» **Work request**: Retype, word for word, every line of the records below starting at the one that contains "Answer: -⅐ ≈ -0.14286" and ending at the one that contains "Answer: 16621/18 ≈ 923.39"; include both of those lines and nothing more.
Content starts
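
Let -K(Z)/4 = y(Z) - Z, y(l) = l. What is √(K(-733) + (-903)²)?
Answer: 903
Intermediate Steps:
K(Z) = 0 (K(Z) = -4*(Z - Z) = -4*0 = 0)
√(K(-733) + (-903)²) = √(0 + (-903)²) = √(0 + 815409) = √815409 = 903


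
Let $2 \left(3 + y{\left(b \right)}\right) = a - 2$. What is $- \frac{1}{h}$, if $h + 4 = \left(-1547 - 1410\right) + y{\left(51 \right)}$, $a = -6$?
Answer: $\frac{1}{2968} \approx 0.00033693$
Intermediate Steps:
$y{\left(b \right)} = -7$ ($y{\left(b \right)} = -3 + \frac{-6 - 2}{2} = -3 + \frac{1}{2} \left(-8\right) = -3 - 4 = -7$)
$h = -2968$ ($h = -4 - 2964 = -2968$)
$- \frac{1}{h} = - \frac{1}{-2968} = \left(-1\right) \left(- \frac{1}{2968}\right) = \frac{1}{2968}$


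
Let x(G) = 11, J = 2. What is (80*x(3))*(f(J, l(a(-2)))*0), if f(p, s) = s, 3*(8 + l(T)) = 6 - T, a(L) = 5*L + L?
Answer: 0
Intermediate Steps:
a(L) = 6*L
l(T) = -6 - T/3 (l(T) = -8 + (6 - T)/3 = -8 + (2 - T/3) = -6 - T/3)
(80*x(3))*(f(J, l(a(-2)))*0) = (80*11)*((-6 - 2*(-2))*0) = 880*((-6 - 1/3*(-12))*0) = 880*((-6 + 4)*0) = 880*(-2*0) = 880*0 = 0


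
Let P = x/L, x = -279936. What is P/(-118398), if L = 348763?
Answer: 46656/6882140279 ≈ 6.7793e-6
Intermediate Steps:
P = -279936/348763 ≈ -0.80265
P/(-118398) = -279936/348763/(-118398) = -279936/348763*(-1/118398) = 46656/6882140279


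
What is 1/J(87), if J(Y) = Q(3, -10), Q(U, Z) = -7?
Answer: -⅐ ≈ -0.14286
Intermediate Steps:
J(Y) = -7
1/J(87) = 1/(-7) = -⅐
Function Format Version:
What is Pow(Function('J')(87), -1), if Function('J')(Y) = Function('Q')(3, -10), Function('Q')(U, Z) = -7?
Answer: Rational(-1, 7) ≈ -0.14286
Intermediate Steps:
Function('J')(Y) = -7
Pow(Function('J')(87), -1) = Pow(-7, -1) = Rational(-1, 7)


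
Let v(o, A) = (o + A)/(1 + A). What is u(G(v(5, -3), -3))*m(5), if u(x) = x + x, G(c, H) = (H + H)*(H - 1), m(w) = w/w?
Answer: 48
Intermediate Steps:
v(o, A) = (A + o)/(1 + A)
m(w) = 1
G(c, H) = 2*H*(-1 + H) (G(c, H) = (2*H)*(-1 + H) = 2*H*(-1 + H))
u(x) = 2*x
u(G(v(5, -3), -3))*m(5) = (2*(2*(-3)*(-1 - 3)))*1 = (2*(2*(-3)*(-4)))*1 = (2*24)*1 = 48*1 = 48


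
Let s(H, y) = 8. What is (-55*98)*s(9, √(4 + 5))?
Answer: -43120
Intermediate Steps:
(-55*98)*s(9, √(4 + 5)) = -55*98*8 = -5390*8 = -43120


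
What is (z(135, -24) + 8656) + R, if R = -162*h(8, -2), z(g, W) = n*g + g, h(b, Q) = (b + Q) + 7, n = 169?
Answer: 29500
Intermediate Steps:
h(b, Q) = 7 + Q + b (h(b, Q) = (Q + b) + 7 = 7 + Q + b)
z(g, W) = 170*g (z(g, W) = 169*g + g = 170*g)
R = -2106 (R = -162*(7 - 2 + 8) = -162*13 = -2106)
(z(135, -24) + 8656) + R = (170*135 + 8656) - 2106 = (22950 + 8656) - 2106 = 31606 - 2106 = 29500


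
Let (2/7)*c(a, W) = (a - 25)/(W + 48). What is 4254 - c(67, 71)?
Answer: 72297/17 ≈ 4252.8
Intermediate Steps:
c(a, W) = 7*(-25 + a)/(2*(48 + W)) (c(a, W) = 7*((a - 25)/(W + 48))/2 = 7*((-25 + a)/(48 + W))/2 = 7*(-25 + a)/(2*(48 + W)))
4254 - c(67, 71) = 4254 - 7*(-25 + 67)/(2*(48 + 71)) = 4254 - 7*42/(2*119) = 4254 - 1*21/17 = 4254 - 21/17 = 72297/17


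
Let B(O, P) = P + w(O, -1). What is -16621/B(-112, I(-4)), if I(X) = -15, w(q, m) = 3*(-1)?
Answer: 16621/18 ≈ 923.39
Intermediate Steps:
w(q, m) = -3
B(O, P) = -3 + P (B(O, P) = P - 3 = -3 + P)
-16621/B(-112, I(-4)) = -16621/(-3 - 15) = -16621/(-18) = -16621*(-1/18) = 16621/18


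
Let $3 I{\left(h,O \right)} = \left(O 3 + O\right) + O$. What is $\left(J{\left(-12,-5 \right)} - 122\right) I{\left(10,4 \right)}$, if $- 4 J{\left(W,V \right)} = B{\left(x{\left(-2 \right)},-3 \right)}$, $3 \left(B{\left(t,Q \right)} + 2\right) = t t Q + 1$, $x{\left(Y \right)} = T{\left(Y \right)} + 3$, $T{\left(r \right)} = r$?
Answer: $- \frac{7280}{9} \approx -808.89$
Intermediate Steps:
$x{\left(Y \right)} = 3 + Y$ ($x{\left(Y \right)} = Y + 3 = 3 + Y$)
$B{\left(t,Q \right)} = - \frac{5}{3} + \frac{Q t^{2}}{3}$ ($B{\left(t,Q \right)} = -2 + \frac{t t Q + 1}{3} = -2 + \frac{t^{2} Q + 1}{3} = -2 + \frac{Q t^{2} + 1}{3} = -2 + \frac{1 + Q t^{2}}{3} = -2 + \left(\frac{1}{3} + \frac{Q t^{2}}{3}\right) = - \frac{5}{3} + \frac{Q t^{2}}{3}$)
$I{\left(h,O \right)} = \frac{5 O}{3}$ ($I{\left(h,O \right)} = \frac{\left(O 3 + O\right) + O}{3} = \frac{\left(3 O + O\right) + O}{3} = \frac{4 O + O}{3} = \frac{5 O}{3}$)
$J{\left(W,V \right)} = \frac{2}{3}$ ($J{\left(W,V \right)} = - \frac{- \frac{5}{3} + \frac{1}{3} \left(-3\right) \left(3 - 2\right)^{2}}{4} = - \frac{- \frac{5}{3} + \frac{1}{3} \left(-3\right) 1^{2}}{4} = - \frac{- \frac{5}{3} + \frac{1}{3} \left(-3\right) 1}{4} = - \frac{- \frac{5}{3} - 1}{4} = \left(- \frac{1}{4}\right) \left(- \frac{8}{3}\right) = \frac{2}{3}$)
$\left(J{\left(-12,-5 \right)} - 122\right) I{\left(10,4 \right)} = \left(\frac{2}{3} - 122\right) \frac{5}{3} \cdot 4 = \left(- \frac{364}{3}\right) \frac{20}{3} = - \frac{7280}{9}$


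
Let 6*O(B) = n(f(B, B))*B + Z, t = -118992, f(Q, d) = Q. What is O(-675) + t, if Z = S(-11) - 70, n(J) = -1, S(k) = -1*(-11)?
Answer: -356668/3 ≈ -1.1889e+5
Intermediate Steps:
S(k) = 11
Z = -59 (Z = 11 - 70 = -59)
O(B) = -59/6 - B/6 (O(B) = (-B - 59)/6 = (-59 - B)/6 = -59/6 - B/6)
O(-675) + t = (-59/6 - ⅙*(-675)) - 118992 = (-59/6 + 225/2) - 118992 = 308/3 - 118992 = -356668/3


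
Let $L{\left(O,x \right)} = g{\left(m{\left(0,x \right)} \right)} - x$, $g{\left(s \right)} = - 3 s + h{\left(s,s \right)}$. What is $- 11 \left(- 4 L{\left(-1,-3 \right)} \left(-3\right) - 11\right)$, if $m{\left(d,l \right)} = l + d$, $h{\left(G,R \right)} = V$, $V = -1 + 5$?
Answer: $-1991$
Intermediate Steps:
$V = 4$
$h{\left(G,R \right)} = 4$
$m{\left(d,l \right)} = d + l$
$g{\left(s \right)} = 4 - 3 s$ ($g{\left(s \right)} = - 3 s + 4 = 4 - 3 s$)
$L{\left(O,x \right)} = 4 - 4 x$ ($L{\left(O,x \right)} = \left(4 - 3 \left(0 + x\right)\right) - x = \left(4 - 3 x\right) - x = 4 - 4 x$)
$- 11 \left(- 4 L{\left(-1,-3 \right)} \left(-3\right) - 11\right) = - 11 \left(- 4 \left(4 - -12\right) \left(-3\right) - 11\right) = - 11 \left(- 4 \left(4 + 12\right) \left(-3\right) - 11\right) = - 11 \left(- 4 \cdot 16 \left(-3\right) - 11\right) = - 11 \left(\left(-4\right) \left(-48\right) - 11\right) = - 11 \left(192 - 11\right) = \left(-11\right) 181 = -1991$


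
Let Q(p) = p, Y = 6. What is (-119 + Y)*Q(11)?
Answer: -1243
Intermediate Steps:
(-119 + Y)*Q(11) = (-119 + 6)*11 = -113*11 = -1243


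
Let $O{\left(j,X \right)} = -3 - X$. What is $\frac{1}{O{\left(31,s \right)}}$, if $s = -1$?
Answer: $- \frac{1}{2} \approx -0.5$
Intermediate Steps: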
Content ends
» **The completed task**:
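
Answer: -⅐ ≈ -0.14286
Intermediate Steps:
J(Y) = -7
1/J(87) = 1/(-7) = -⅐
Function Format Version:
What is Pow(Function('J')(87), -1), if Function('J')(Y) = Function('Q')(3, -10), Function('Q')(U, Z) = -7?
Answer: Rational(-1, 7) ≈ -0.14286
Intermediate Steps:
Function('J')(Y) = -7
Pow(Function('J')(87), -1) = Pow(-7, -1) = Rational(-1, 7)


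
Let v(o, A) = (o + A)/(1 + A). What is u(G(v(5, -3), -3))*m(5), if u(x) = x + x, G(c, H) = (H + H)*(H - 1), m(w) = w/w?
Answer: 48
Intermediate Steps:
v(o, A) = (A + o)/(1 + A)
m(w) = 1
G(c, H) = 2*H*(-1 + H) (G(c, H) = (2*H)*(-1 + H) = 2*H*(-1 + H))
u(x) = 2*x
u(G(v(5, -3), -3))*m(5) = (2*(2*(-3)*(-1 - 3)))*1 = (2*(2*(-3)*(-4)))*1 = (2*24)*1 = 48*1 = 48


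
Let s(H, y) = 8. What is (-55*98)*s(9, √(4 + 5))?
Answer: -43120
Intermediate Steps:
(-55*98)*s(9, √(4 + 5)) = -55*98*8 = -5390*8 = -43120


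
What is (z(135, -24) + 8656) + R, if R = -162*h(8, -2), z(g, W) = n*g + g, h(b, Q) = (b + Q) + 7, n = 169?
Answer: 29500
Intermediate Steps:
h(b, Q) = 7 + Q + b (h(b, Q) = (Q + b) + 7 = 7 + Q + b)
z(g, W) = 170*g (z(g, W) = 169*g + g = 170*g)
R = -2106 (R = -162*(7 - 2 + 8) = -162*13 = -2106)
(z(135, -24) + 8656) + R = (170*135 + 8656) - 2106 = (22950 + 8656) - 2106 = 31606 - 2106 = 29500


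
Let (2/7)*c(a, W) = (a - 25)/(W + 48). What is 4254 - c(67, 71)?
Answer: 72297/17 ≈ 4252.8
Intermediate Steps:
c(a, W) = 7*(-25 + a)/(2*(48 + W)) (c(a, W) = 7*((a - 25)/(W + 48))/2 = 7*((-25 + a)/(48 + W))/2 = 7*(-25 + a)/(2*(48 + W)))
4254 - c(67, 71) = 4254 - 7*(-25 + 67)/(2*(48 + 71)) = 4254 - 7*42/(2*119) = 4254 - 1*21/17 = 4254 - 21/17 = 72297/17


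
Let B(O, P) = P + w(O, -1). What is -16621/B(-112, I(-4)), if I(X) = -15, w(q, m) = 3*(-1)?
Answer: 16621/18 ≈ 923.39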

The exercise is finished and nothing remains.